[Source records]
##############################

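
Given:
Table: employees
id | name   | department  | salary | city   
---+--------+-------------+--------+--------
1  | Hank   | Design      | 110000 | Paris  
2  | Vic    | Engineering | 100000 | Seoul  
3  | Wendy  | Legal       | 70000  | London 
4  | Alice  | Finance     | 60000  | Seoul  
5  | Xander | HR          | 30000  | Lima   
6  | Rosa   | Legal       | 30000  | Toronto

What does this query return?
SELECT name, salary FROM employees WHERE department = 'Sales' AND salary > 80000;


Filtering: department = 'Sales' AND salary > 80000
Matching: 0 rows

Empty result set (0 rows)


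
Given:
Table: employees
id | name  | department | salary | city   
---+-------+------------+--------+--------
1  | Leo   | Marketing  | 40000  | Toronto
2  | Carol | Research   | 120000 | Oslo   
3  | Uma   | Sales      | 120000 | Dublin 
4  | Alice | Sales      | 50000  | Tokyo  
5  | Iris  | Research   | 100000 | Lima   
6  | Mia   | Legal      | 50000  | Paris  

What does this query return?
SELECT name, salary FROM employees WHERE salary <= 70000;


Filtering: salary <= 70000
Matching: 3 rows

3 rows:
Leo, 40000
Alice, 50000
Mia, 50000


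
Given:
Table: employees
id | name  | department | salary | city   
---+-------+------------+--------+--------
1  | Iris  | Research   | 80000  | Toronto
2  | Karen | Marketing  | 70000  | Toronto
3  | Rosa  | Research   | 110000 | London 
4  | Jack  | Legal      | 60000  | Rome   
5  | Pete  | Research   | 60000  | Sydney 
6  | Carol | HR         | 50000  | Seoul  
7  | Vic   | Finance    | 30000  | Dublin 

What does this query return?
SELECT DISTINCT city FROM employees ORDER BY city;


All 'city' values (row order): Toronto, Toronto, London, Rome, Sydney, Seoul, Dublin
Removing duplicates leaves 6 unique value(s).

6 values:
Dublin
London
Rome
Seoul
Sydney
Toronto


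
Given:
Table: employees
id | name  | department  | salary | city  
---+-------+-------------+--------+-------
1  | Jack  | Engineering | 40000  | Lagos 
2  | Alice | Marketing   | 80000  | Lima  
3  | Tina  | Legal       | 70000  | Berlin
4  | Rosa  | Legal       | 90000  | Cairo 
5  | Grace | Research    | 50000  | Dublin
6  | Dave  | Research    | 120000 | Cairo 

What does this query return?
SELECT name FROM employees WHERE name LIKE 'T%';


LIKE 'T%' matches names starting with 'T'
Matching: 1

1 rows:
Tina


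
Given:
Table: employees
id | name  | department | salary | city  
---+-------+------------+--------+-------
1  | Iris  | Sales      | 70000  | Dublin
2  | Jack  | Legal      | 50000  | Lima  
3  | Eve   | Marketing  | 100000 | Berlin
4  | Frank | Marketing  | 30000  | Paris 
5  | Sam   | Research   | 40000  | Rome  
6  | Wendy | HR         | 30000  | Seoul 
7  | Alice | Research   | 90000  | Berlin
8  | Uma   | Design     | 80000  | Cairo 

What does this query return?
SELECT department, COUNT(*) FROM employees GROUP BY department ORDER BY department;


Assigning each row to its department group:
  Iris -> Sales
  Jack -> Legal
  Eve -> Marketing
  Frank -> Marketing
  Sam -> Research
  Wendy -> HR
  Alice -> Research
  Uma -> Design


6 groups:
Design, 1
HR, 1
Legal, 1
Marketing, 2
Research, 2
Sales, 1


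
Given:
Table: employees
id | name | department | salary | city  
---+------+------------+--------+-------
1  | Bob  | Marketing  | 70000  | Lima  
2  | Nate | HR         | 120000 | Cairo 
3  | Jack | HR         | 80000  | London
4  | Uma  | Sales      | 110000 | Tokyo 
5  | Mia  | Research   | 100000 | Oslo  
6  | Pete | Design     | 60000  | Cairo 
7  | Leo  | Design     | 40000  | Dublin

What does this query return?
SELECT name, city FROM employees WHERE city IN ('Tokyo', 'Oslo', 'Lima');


Filtering: city IN ('Tokyo', 'Oslo', 'Lima')
Matching: 3 rows

3 rows:
Bob, Lima
Uma, Tokyo
Mia, Oslo


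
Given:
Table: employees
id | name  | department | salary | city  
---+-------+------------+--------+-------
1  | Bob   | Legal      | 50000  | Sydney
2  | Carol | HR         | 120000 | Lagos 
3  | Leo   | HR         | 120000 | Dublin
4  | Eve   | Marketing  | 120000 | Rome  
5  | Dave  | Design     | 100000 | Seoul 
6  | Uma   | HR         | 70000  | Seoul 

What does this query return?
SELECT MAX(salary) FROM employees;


Salaries: 50000, 120000, 120000, 120000, 100000, 70000
MAX = 120000

120000


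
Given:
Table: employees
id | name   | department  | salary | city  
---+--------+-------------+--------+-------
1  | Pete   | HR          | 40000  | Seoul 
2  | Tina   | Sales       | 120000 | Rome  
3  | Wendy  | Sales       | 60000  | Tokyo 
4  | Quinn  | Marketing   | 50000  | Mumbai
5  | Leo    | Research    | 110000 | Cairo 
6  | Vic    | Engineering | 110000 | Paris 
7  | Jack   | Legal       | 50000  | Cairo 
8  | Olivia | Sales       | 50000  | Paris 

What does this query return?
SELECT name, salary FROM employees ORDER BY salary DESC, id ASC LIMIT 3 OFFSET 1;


Sort by salary DESC (id ASC tiebreak), then skip 1 and take 3
Rows 2 through 4

3 rows:
Leo, 110000
Vic, 110000
Wendy, 60000


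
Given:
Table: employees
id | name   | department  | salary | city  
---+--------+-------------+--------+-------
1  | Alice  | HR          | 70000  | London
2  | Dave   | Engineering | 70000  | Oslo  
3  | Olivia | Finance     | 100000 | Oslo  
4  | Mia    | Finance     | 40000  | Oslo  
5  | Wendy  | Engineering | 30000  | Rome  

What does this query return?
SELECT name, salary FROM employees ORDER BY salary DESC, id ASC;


Sorting by salary DESC, then id ASC for ties

5 rows:
Olivia, 100000
Alice, 70000
Dave, 70000
Mia, 40000
Wendy, 30000


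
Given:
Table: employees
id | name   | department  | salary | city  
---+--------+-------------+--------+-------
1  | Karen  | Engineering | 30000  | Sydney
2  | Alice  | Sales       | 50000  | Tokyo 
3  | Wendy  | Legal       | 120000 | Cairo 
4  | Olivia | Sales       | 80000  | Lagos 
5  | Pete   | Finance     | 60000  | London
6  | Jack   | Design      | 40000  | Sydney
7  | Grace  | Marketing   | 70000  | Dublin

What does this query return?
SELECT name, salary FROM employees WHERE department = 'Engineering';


Filtering: department = 'Engineering'
Matching rows: 1

1 rows:
Karen, 30000


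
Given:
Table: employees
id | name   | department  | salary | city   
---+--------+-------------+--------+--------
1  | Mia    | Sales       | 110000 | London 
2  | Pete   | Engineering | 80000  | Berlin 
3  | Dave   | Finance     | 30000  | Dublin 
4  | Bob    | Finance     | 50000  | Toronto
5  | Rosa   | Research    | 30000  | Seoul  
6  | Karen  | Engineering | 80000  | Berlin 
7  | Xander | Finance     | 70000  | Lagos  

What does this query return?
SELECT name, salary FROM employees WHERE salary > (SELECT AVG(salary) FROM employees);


Subquery: AVG(salary) = 64285.71
Filtering: salary > 64285.71
  Mia (110000) -> MATCH
  Pete (80000) -> MATCH
  Karen (80000) -> MATCH
  Xander (70000) -> MATCH


4 rows:
Mia, 110000
Pete, 80000
Karen, 80000
Xander, 70000


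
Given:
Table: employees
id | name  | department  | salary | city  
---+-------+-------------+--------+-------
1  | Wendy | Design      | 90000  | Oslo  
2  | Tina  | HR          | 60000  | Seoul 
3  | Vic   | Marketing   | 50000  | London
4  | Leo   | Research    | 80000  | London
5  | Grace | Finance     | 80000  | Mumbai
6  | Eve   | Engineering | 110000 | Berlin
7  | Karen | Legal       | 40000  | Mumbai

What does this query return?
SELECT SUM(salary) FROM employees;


SUM(salary) = 90000 + 60000 + 50000 + 80000 + 80000 + 110000 + 40000 = 510000

510000


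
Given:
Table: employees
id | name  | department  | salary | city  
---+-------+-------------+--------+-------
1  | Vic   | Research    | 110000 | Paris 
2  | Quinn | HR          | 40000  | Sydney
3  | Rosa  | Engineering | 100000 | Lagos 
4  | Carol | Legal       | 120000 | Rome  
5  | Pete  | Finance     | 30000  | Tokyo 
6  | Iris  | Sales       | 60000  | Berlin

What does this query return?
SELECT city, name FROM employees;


Projecting columns: city, name

6 rows:
Paris, Vic
Sydney, Quinn
Lagos, Rosa
Rome, Carol
Tokyo, Pete
Berlin, Iris


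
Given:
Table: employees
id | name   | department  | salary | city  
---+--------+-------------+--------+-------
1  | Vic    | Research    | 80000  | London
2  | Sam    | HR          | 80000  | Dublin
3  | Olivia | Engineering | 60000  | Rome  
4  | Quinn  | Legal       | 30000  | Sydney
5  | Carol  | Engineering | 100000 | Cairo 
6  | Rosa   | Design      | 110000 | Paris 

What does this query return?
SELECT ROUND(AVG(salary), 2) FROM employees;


SUM(salary) = 460000
COUNT = 6
ROUND(AVG, 2) = ROUND(460000 / 6, 2) = 76666.67

76666.67


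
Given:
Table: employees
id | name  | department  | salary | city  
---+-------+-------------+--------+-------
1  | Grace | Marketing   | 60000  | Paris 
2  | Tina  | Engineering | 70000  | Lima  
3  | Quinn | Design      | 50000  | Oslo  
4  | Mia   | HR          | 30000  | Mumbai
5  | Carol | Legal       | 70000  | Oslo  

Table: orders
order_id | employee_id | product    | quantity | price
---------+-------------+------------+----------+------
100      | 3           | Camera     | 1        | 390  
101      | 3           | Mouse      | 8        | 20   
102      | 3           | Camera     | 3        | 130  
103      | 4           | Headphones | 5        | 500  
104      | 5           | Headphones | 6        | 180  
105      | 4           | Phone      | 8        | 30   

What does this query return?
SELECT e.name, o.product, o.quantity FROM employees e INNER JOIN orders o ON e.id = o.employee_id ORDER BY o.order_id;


Joining employees.id = orders.employee_id:
  employee Quinn (id=3) -> order Camera
  employee Quinn (id=3) -> order Mouse
  employee Quinn (id=3) -> order Camera
  employee Mia (id=4) -> order Headphones
  employee Carol (id=5) -> order Headphones
  employee Mia (id=4) -> order Phone


6 rows:
Quinn, Camera, 1
Quinn, Mouse, 8
Quinn, Camera, 3
Mia, Headphones, 5
Carol, Headphones, 6
Mia, Phone, 8


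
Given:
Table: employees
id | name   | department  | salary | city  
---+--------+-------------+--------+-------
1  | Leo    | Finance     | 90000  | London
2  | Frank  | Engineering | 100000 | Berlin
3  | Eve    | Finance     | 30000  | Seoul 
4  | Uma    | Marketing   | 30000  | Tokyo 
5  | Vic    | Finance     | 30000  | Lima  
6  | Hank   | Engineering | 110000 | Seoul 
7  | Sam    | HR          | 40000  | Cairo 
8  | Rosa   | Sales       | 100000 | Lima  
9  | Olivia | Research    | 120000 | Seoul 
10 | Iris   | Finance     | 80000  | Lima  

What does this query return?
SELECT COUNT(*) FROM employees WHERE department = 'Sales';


Counting rows where department = 'Sales'
  Rosa -> MATCH


1


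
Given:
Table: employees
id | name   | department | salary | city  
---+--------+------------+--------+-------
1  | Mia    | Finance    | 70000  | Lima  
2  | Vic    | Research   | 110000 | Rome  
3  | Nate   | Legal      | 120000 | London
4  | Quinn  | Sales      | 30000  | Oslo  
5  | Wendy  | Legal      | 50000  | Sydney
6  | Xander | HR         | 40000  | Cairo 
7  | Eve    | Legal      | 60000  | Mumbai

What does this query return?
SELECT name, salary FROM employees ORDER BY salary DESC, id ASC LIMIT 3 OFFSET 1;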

##############################

Problem: Using the records above, list each line that includes "Hank".

Task result:
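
1  | Hank   | Design      | 110000 | Paris  
6  | Hank   | Engineering | 110000 | Seoul 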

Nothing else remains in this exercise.